[Collected data]
= = = =
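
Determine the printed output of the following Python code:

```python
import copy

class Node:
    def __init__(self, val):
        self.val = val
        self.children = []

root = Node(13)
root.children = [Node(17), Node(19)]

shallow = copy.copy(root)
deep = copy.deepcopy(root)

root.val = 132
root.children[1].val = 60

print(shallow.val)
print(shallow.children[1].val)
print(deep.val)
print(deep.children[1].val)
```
13
60
13
19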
= = = =
→ ACTION ITEM
For every line above that includes the word "self", return the line.

→ RESPONSE AREA
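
    def __init__(self, val):
        self.val = val
        self.children = []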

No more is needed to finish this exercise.